Dataset entries
----

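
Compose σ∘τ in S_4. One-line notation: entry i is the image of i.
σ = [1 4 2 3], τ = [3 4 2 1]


σ∘τ: apply τ first, then σ
1 →τ 3 →σ 2
2 →τ 4 →σ 3
3 →τ 2 →σ 4
4 →τ 1 →σ 1

σ∘τ = [2 3 4 1]


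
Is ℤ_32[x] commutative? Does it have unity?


ℤ_32 has zero divisors (2·16 ≡ 0), and these lift to constant zero divisors in ℤ_32[x]; so not an integral domain
Commutative: Yes
Integral domain: No
Has unity: Yes

ℤ_32[x]: Commutative=Yes, Unity=Yes


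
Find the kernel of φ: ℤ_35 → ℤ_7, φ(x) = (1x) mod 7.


Kernel = preimage of identity
ker(φ) = {x ∈ ℤ_35 : 1x ≡ 0 (mod 7)}. Since 7 | 35, φ is well-defined. The kernel is the cyclic subgroup ⟨7⟩ of ℤ_35 (order 5), i.e. {0, 7, 14, 21, 28}

ker(φ) = {0, 7, 14, 21, 28}


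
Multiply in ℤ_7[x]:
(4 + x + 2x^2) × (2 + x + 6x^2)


Expand and collect like terms; reduce coefficients mod 7:
x^0: 4·2 = 8 ≡ 1 (mod 7)
x^1: 4·1 + 1·2 = 6 ≡ 6 (mod 7)
x^2: 4·6 + 1·1 + 2·2 = 29 ≡ 1 (mod 7)
x^3: 1·6 + 2·1 = 8 ≡ 1 (mod 7)
x^4: 2·6 = 12 ≡ 5 (mod 7)
Result: 1 + 6x + x^2 + x^3 + 5x^4

f · g = 1 + 6x + x^2 + x^3 + 5x^4


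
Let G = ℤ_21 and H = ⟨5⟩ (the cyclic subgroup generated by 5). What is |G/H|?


|⟨5⟩| = n / gcd(5, 21) = 21 / 1 = 21
H is normal (ℤ_21 is abelian).
|G/H| = |G| / |H| = 21 / 21 = 1

|G/H| = 1


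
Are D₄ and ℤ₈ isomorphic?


Comparing D₄ and ℤ₈:
D₄ is non-abelian, ℤ₈ is abelian

No, D₄ ≇ ℤ₈


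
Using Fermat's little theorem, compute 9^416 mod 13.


Fermat's little theorem: if p is prime and gcd(a,p)=1, then a^(p-1) ≡ 1 (mod p)
p = 13 is prime, gcd(9,13) = 1
Reduce exponent: 416 mod 12 = 8
So 9^416 ≡ 9^8 (mod 13)
9^8 mod 13 = 3

9^416 ≡ 3 (mod 13)


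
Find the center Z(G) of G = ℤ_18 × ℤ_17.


Z(G) = {g ∈ G | gx = xg for all x ∈ G}
Direct product of abelian groups is abelian, so Z(G) = G

Z(ℤ_18 × ℤ_17) = ℤ_18 × ℤ_17


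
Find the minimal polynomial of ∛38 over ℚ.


∛38 satisfies x³ - 38 = 0, irreducible over ℚ (no rational root; 38 is not a perfect cube)

Minimal polynomial: x³ - 38


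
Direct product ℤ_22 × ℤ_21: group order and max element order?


|ℤ_22 × ℤ_21| = 22 × 21 = 462
Max element order = lcm(22,21) = 462
Cyclic? Yes (gcd=1)

|ℤ_22×ℤ_21| = 462, max element order = 462


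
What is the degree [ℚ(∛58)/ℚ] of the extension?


∛58 has minimal polynomial x³ - 58 (irreducible over ℚ since 58 is not a perfect cube)

[ℚ(∛58)/ℚ] = 3


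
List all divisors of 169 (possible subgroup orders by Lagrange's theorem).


Lagrange's theorem: |H| divides |G|
|G| = 169
Divisors of 169: 1, 13, 169

Possible subgroup orders: {1, 13, 169}


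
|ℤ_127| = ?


ℤ_n has n elements.

|ℤ_127| = 127


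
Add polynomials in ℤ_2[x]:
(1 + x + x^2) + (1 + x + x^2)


Add coefficients mod 2:
x^0: 1 + 1 = 0 (mod 2)
x^1: 1 + 1 = 0 (mod 2)
x^2: 1 + 1 = 0 (mod 2)
Result: 0

f + g = 0


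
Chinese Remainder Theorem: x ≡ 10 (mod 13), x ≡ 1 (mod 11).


m₁ = 13, m₂ = 11, gcd = 1, so CRT applies. M = m₁·m₂ = 143
Let M₁ = M/m₁ = 11, M₂ = M/m₂ = 13
Find y₁ ≡ M₁⁻¹ (mod m₁): 11⁻¹ ≡ 6 (mod 13)
Find y₂ ≡ M₂⁻¹ (mod m₂): 13⁻¹ ≡ 6 (mod 11)
x = a₁·M₁·y₁ + a₂·M₂·y₂ = 10·11·6 + 1·13·6 = 738
Reduce mod 143: x ≡ 23
Check: 23 mod 13 = 10 ✓, 23 mod 11 = 1 ✓

x ≡ 23 (mod 143)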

----

▶ **Work task**
The answer must be an exact transcription of every record above.

▶ **Response below**
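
Compose σ∘τ in S_4. One-line notation: entry i is the image of i.
σ = [1 4 2 3], τ = [3 4 2 1]


σ∘τ: apply τ first, then σ
1 →τ 3 →σ 2
2 →τ 4 →σ 3
3 →τ 2 →σ 4
4 →τ 1 →σ 1

σ∘τ = [2 3 4 1]


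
Is ℤ_32[x] commutative? Does it have unity?


ℤ_32 has zero divisors (2·16 ≡ 0), and these lift to constant zero divisors in ℤ_32[x]; so not an integral domain
Commutative: Yes
Integral domain: No
Has unity: Yes

ℤ_32[x]: Commutative=Yes, Unity=Yes


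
Find the kernel of φ: ℤ_35 → ℤ_7, φ(x) = (1x) mod 7.


Kernel = preimage of identity
ker(φ) = {x ∈ ℤ_35 : 1x ≡ 0 (mod 7)}. Since 7 | 35, φ is well-defined. The kernel is the cyclic subgroup ⟨7⟩ of ℤ_35 (order 5), i.e. {0, 7, 14, 21, 28}

ker(φ) = {0, 7, 14, 21, 28}


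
Multiply in ℤ_7[x]:
(4 + x + 2x^2) × (2 + x + 6x^2)


Expand and collect like terms; reduce coefficients mod 7:
x^0: 4·2 = 8 ≡ 1 (mod 7)
x^1: 4·1 + 1·2 = 6 ≡ 6 (mod 7)
x^2: 4·6 + 1·1 + 2·2 = 29 ≡ 1 (mod 7)
x^3: 1·6 + 2·1 = 8 ≡ 1 (mod 7)
x^4: 2·6 = 12 ≡ 5 (mod 7)
Result: 1 + 6x + x^2 + x^3 + 5x^4

f · g = 1 + 6x + x^2 + x^3 + 5x^4


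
Let G = ℤ_21 and H = ⟨5⟩ (the cyclic subgroup generated by 5). What is |G/H|?


|⟨5⟩| = n / gcd(5, 21) = 21 / 1 = 21
H is normal (ℤ_21 is abelian).
|G/H| = |G| / |H| = 21 / 21 = 1

|G/H| = 1


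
Are D₄ and ℤ₈ isomorphic?


Comparing D₄ and ℤ₈:
D₄ is non-abelian, ℤ₈ is abelian

No, D₄ ≇ ℤ₈


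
Using Fermat's little theorem, compute 9^416 mod 13.


Fermat's little theorem: if p is prime and gcd(a,p)=1, then a^(p-1) ≡ 1 (mod p)
p = 13 is prime, gcd(9,13) = 1
Reduce exponent: 416 mod 12 = 8
So 9^416 ≡ 9^8 (mod 13)
9^8 mod 13 = 3

9^416 ≡ 3 (mod 13)


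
Find the center Z(G) of G = ℤ_18 × ℤ_17.


Z(G) = {g ∈ G | gx = xg for all x ∈ G}
Direct product of abelian groups is abelian, so Z(G) = G

Z(ℤ_18 × ℤ_17) = ℤ_18 × ℤ_17


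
Find the minimal polynomial of ∛38 over ℚ.


∛38 satisfies x³ - 38 = 0, irreducible over ℚ (no rational root; 38 is not a perfect cube)

Minimal polynomial: x³ - 38


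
Direct product ℤ_22 × ℤ_21: group order and max element order?


|ℤ_22 × ℤ_21| = 22 × 21 = 462
Max element order = lcm(22,21) = 462
Cyclic? Yes (gcd=1)

|ℤ_22×ℤ_21| = 462, max element order = 462


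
What is the degree [ℚ(∛58)/ℚ] of the extension?


∛58 has minimal polynomial x³ - 58 (irreducible over ℚ since 58 is not a perfect cube)

[ℚ(∛58)/ℚ] = 3


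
List all divisors of 169 (possible subgroup orders by Lagrange's theorem).


Lagrange's theorem: |H| divides |G|
|G| = 169
Divisors of 169: 1, 13, 169

Possible subgroup orders: {1, 13, 169}


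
|ℤ_127| = ?


ℤ_n has n elements.

|ℤ_127| = 127


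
Add polynomials in ℤ_2[x]:
(1 + x + x^2) + (1 + x + x^2)


Add coefficients mod 2:
x^0: 1 + 1 = 0 (mod 2)
x^1: 1 + 1 = 0 (mod 2)
x^2: 1 + 1 = 0 (mod 2)
Result: 0

f + g = 0


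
Chinese Remainder Theorem: x ≡ 10 (mod 13), x ≡ 1 (mod 11).


m₁ = 13, m₂ = 11, gcd = 1, so CRT applies. M = m₁·m₂ = 143
Let M₁ = M/m₁ = 11, M₂ = M/m₂ = 13
Find y₁ ≡ M₁⁻¹ (mod m₁): 11⁻¹ ≡ 6 (mod 13)
Find y₂ ≡ M₂⁻¹ (mod m₂): 13⁻¹ ≡ 6 (mod 11)
x = a₁·M₁·y₁ + a₂·M₂·y₂ = 10·11·6 + 1·13·6 = 738
Reduce mod 143: x ≡ 23
Check: 23 mod 13 = 10 ✓, 23 mod 11 = 1 ✓

x ≡ 23 (mod 143)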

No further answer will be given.